In the records below, take the line containing "Let (X, τ) be" and every line following it, and write them out exactly.

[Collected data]
......

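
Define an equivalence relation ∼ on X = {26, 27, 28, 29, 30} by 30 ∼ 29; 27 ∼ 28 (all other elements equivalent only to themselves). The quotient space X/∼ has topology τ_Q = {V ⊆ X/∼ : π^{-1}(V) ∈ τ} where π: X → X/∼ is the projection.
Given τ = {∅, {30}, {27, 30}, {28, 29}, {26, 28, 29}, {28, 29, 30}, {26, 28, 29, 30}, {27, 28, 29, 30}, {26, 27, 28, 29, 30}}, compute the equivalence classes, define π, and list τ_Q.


X/∼ = {[26], [27=28], [29=30]}; |τ_Q| = 3.

Equivalence classes: [26], [27=28], [29=30].
Quotient map π: X → X/∼ sends 26 ↦ [26], 27 ↦ [27=28], 28 ↦ [27=28], 29 ↦ [29=30], 30 ↦ [29=30].
For each subset V ⊆ X/∼, compute π^{-1}(V) ⊆ X and check whether π^{-1}(V) ∈ τ. V is open in τ_Q iff π^{-1}(V) ∈ τ.
  V = {}: π^{-1}(V) = ∅ ∈ τ ✓.
  V = {[26]}: π^{-1}(V) = {26} ∉ τ ✗.
  V = {[27=28]}: π^{-1}(V) = {27, 28} ∉ τ ✗.
  V = {[26], [27=28]}: π^{-1}(V) = {26, 27, 28} ∉ τ ✗.
  V = {[29=30]}: π^{-1}(V) = {29, 30} ∉ τ ✗.
  V = {[26], [29=30]}: π^{-1}(V) = {26, 29, 30} ∉ τ ✗.
  V = {[27=28], [29=30]}: π^{-1}(V) = {27, 28, 29, 30} ∈ τ ✓.
  V = {[26], [27=28], [29=30]}: π^{-1}(V) = {26, 27, 28, 29, 30} ∈ τ ✓.
Open sets in the quotient: τ_Q = {{}, {[27=28], [29=30]}, {[26], [27=28], [29=30]}} (3 elements).


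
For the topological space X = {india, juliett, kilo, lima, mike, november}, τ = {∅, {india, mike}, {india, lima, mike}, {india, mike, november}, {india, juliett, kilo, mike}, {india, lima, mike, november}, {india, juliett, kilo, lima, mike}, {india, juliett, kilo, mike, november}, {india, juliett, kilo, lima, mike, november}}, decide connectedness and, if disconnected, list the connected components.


(X, τ) is connected.

Find clopen sets (U ∈ τ with X ∖ U ∈ τ):
  U = ∅, X ∖ U = {india, juliett, kilo, lima, mike, november} — both open, so U is clopen.
  U = {india, juliett, kilo, lima, mike, november}, X ∖ U = ∅ — both open, so U is clopen.
Only trivial clopens (∅ and X) exist, so (X, τ) is connected.
Compute connected components by grouping points that agree on all clopens:
  component: {india, juliett, kilo, lima, mike, november}


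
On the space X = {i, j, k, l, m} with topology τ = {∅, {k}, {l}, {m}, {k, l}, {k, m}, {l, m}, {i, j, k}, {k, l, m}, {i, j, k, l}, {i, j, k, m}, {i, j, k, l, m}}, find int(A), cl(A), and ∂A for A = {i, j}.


int(A) = ∅, cl(A) = {i, j}, ∂A = {i, j}.

Closed sets in (X, τ) are complements of opens:
  closed(X, τ) = {∅, {l}, {m}, {i, j}, {l, m}, {i, j, k}, {i, j, l}, {i, j, m}, {i, j, k, l}, {i, j, k, m}, {i, j, l, m}, {i, j, k, l, m}}.
int(A) = ⋃ {U ∈ τ : U ⊆ A}. Opens contained in A: ∅.
Taking the union of these: int(A) = ∅.
cl(A) = ⋂ {C closed : A ⊆ C}. Closed sets containing A: {i, j}, {i, j, k}, {i, j, l}, {i, j, m}, {i, j, k, l}, {i, j, k, m}, {i, j, l, m}, {i, j, k, l, m}.
Intersecting these: cl(A) = {i, j}.
∂A = cl(A) ∖ int(A) = {i, j} ∖ ∅ = {i, j}.


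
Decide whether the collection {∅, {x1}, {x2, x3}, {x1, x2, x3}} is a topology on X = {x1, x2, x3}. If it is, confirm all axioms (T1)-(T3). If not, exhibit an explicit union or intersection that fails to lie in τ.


τ IS a topology on X.

Axiom (T1): ∅ ∈ τ? Yes; X ∈ τ? Yes.
Axiom (T2/T3): check pairwise unions and intersections of members of τ.
All pairwise intersections and unions checked — each lies in τ. Therefore τ satisfies (T1), (T2), (T3): it IS a topology on X.


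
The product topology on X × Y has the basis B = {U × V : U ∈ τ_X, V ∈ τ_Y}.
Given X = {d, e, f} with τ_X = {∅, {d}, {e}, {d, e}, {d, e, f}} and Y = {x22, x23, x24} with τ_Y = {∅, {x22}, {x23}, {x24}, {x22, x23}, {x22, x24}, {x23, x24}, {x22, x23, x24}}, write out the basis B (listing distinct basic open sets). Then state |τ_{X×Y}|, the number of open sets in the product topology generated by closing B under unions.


Basis B = {∅ × ∅, {d} × {x22}, {d} × {x23}, {d} × {x24}, {e} × {x22}, {e} × {x23}, {e} × {x24}, {d} × {x22, x23}, {d} × {x22, x24}, {d, e} × {x22}, {d} × {x23, x24}, {d, e} × {x23}, {d, e} × {x24}, {e} × {x22, x23}, {e} × {x22, x24}, {e} × {x23, x24}, {d} × {x22, x23, x24}, {d, e, f} × {x22}, {d, e, f} × {x23}, {d, e, f} × {x24}, {e} × {x22, x23, x24}, {d, e} × {x22, x23}, {d, e} × {x22, x24}, {d, e} × {x23, x24}, {d, e} × {x22, x23, x24}, {d, e, f} × {x22, x23}, {d, e, f} × {x22, x24}, {d, e, f} × {x23, x24}, {d, e, f} × {x22, x23, x24}}; |τ_{X×Y}| = 125.

Enumerate products U × V with U ∈ τ_X, V ∈ τ_Y (deduplicated):
  ∅ × ∅ = {} (∅)
  {d} × {x22} = {(d,x22)}
  {d} × {x23} = {(d,x23)}
  {d} × {x24} = {(d,x24)}
  {e} × {x22} = {(e,x22)}
  {e} × {x23} = {(e,x23)}
  {e} × {x24} = {(e,x24)}
  {d} × {x22, x23} = {(d,x22), (d,x23)}
  {d} × {x22, x24} = {(d,x22), (d,x24)}
  {d, e} × {x22} = {(d,x22), (e,x22)}
  {d} × {x23, x24} = {(d,x23), (d,x24)}
  {d, e} × {x23} = {(d,x23), (e,x23)}
  {d, e} × {x24} = {(d,x24), (e,x24)}
  {e} × {x22, x23} = {(e,x22), (e,x23)}
  {e} × {x22, x24} = {(e,x22), (e,x24)}
  {e} × {x23, x24} = {(e,x23), (e,x24)}
  {d} × {x22, x23, x24} = {(d,x22), (d,x23), (d,x24)}
  {d, e, f} × {x22} = {(d,x22), (e,x22), (f,x22)}
  {d, e, f} × {x23} = {(d,x23), (e,x23), (f,x23)}
  {d, e, f} × {x24} = {(d,x24), (e,x24), (f,x24)}
  {e} × {x22, x23, x24} = {(e,x22), (e,x23), (e,x24)}
  {d, e} × {x22, x23} = {(d,x22), (d,x23), (e,x22), (e,x23)}
  {d, e} × {x22, x24} = {(d,x22), (d,x24), (e,x22), (e,x24)}
  {d, e} × {x23, x24} = {(d,x23), (d,x24), (e,x23), (e,x24)}
  {d, e} × {x22, x23, x24} = {(d,x22), (d,x23), (d,x24), (e,x22), (e,x23), (e,x24)}
  {d, e, f} × {x22, x23} = {(d,x22), (d,x23), (e,x22), (e,x23), (f,x22), (f,x23)}
  {d, e, f} × {x22, x24} = {(d,x22), (d,x24), (e,x22), (e,x24), (f,x22), (f,x24)}
  {d, e, f} × {x23, x24} = {(d,x23), (d,x24), (e,x23), (e,x24), (f,x23), (f,x24)}
  {d, e, f} × {x22, x23, x24} = {(d,x22), (d,x23), (d,x24), (e,x22), (e,x23), (e,x24), (f,x22), (f,x23), (f,x24)}
These 29 distinct sets form the basis B.
Close under arbitrary unions to get τ_{X×Y}; counting gives |τ_{X×Y}| = 125.


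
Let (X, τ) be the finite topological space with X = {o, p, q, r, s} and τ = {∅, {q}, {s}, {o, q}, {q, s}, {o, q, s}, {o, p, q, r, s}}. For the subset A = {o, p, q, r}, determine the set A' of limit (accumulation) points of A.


A' = {o, p, r}

For each x ∈ X, list the open sets U ∈ τ with x ∈ U, then check whether U ∩ (A ∖ {x}) ≠ ∅ for every such U.
  x = o: opens ∋ x are {o, q}, {o, q, s}, {o, p, q, r, s}; each meets A ∖ {o}, so x IS a limit point.
  x = p: opens ∋ x are {o, p, q, r, s}; each meets A ∖ {p}, so x IS a limit point.
  x = q: open {q} ∋ x has {q} ∩ (A ∖ {q}) = ∅, so x is NOT a limit point.
  x = r: opens ∋ x are {o, p, q, r, s}; each meets A ∖ {r}, so x IS a limit point.
  x = s: open {s} ∋ x has {s} ∩ (A ∖ {s}) = ∅, so x is NOT a limit point.
Collecting: A' = {o, p, r}.


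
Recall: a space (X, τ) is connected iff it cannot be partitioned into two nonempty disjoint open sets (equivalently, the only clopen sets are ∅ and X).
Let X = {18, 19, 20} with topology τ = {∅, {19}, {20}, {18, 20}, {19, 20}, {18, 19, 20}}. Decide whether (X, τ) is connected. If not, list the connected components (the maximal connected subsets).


(X, τ) is disconnected; components = [{19}, {18, 20}].

Find clopen sets (U ∈ τ with X ∖ U ∈ τ):
  U = ∅, X ∖ U = {18, 19, 20} — both open, so U is clopen.
  U = {19}, X ∖ U = {18, 20} — both open, so U is clopen.
  U = {18, 20}, X ∖ U = {19} — both open, so U is clopen.
  U = {18, 19, 20}, X ∖ U = ∅ — both open, so U is clopen.
Nontrivial clopen(s) exist: e.g. {18, 20}. So (X, τ) is disconnected.
Compute connected components by grouping points that agree on all clopens:
  component: {19}
  component: {18, 20}


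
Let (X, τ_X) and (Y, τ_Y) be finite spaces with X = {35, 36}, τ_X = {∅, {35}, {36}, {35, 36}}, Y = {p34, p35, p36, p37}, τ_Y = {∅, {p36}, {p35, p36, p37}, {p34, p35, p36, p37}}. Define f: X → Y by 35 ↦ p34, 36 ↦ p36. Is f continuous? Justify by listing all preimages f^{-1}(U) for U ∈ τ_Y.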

......

**ANSWER TO THIS TASK:**
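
Let (X, τ) be the finite topological space with X = {o, p, q, r, s} and τ = {∅, {q}, {s}, {o, q}, {q, s}, {o, q, s}, {o, p, q, r, s}}. For the subset A = {o, p, q, r}, determine the set A' of limit (accumulation) points of A.


A' = {o, p, r}

For each x ∈ X, list the open sets U ∈ τ with x ∈ U, then check whether U ∩ (A ∖ {x}) ≠ ∅ for every such U.
  x = o: opens ∋ x are {o, q}, {o, q, s}, {o, p, q, r, s}; each meets A ∖ {o}, so x IS a limit point.
  x = p: opens ∋ x are {o, p, q, r, s}; each meets A ∖ {p}, so x IS a limit point.
  x = q: open {q} ∋ x has {q} ∩ (A ∖ {q}) = ∅, so x is NOT a limit point.
  x = r: opens ∋ x are {o, p, q, r, s}; each meets A ∖ {r}, so x IS a limit point.
  x = s: open {s} ∋ x has {s} ∩ (A ∖ {s}) = ∅, so x is NOT a limit point.
Collecting: A' = {o, p, r}.


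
Recall: a space (X, τ) is connected iff it cannot be partitioned into two nonempty disjoint open sets (equivalently, the only clopen sets are ∅ and X).
Let X = {18, 19, 20} with topology τ = {∅, {19}, {20}, {18, 20}, {19, 20}, {18, 19, 20}}. Decide whether (X, τ) is connected. If not, list the connected components (the maximal connected subsets).


(X, τ) is disconnected; components = [{19}, {18, 20}].

Find clopen sets (U ∈ τ with X ∖ U ∈ τ):
  U = ∅, X ∖ U = {18, 19, 20} — both open, so U is clopen.
  U = {19}, X ∖ U = {18, 20} — both open, so U is clopen.
  U = {18, 20}, X ∖ U = {19} — both open, so U is clopen.
  U = {18, 19, 20}, X ∖ U = ∅ — both open, so U is clopen.
Nontrivial clopen(s) exist: e.g. {18, 20}. So (X, τ) is disconnected.
Compute connected components by grouping points that agree on all clopens:
  component: {19}
  component: {18, 20}


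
Let (X, τ_X) and (Y, τ_Y) be finite spaces with X = {35, 36}, τ_X = {∅, {35}, {36}, {35, 36}}, Y = {p34, p35, p36, p37}, τ_Y = {∅, {p36}, {p35, p36, p37}, {p34, p35, p36, p37}}. Define f: X → Y by 35 ↦ p34, 36 ↦ p36. Is f continuous? Justify by listing all preimages f^{-1}(U) for U ∈ τ_Y.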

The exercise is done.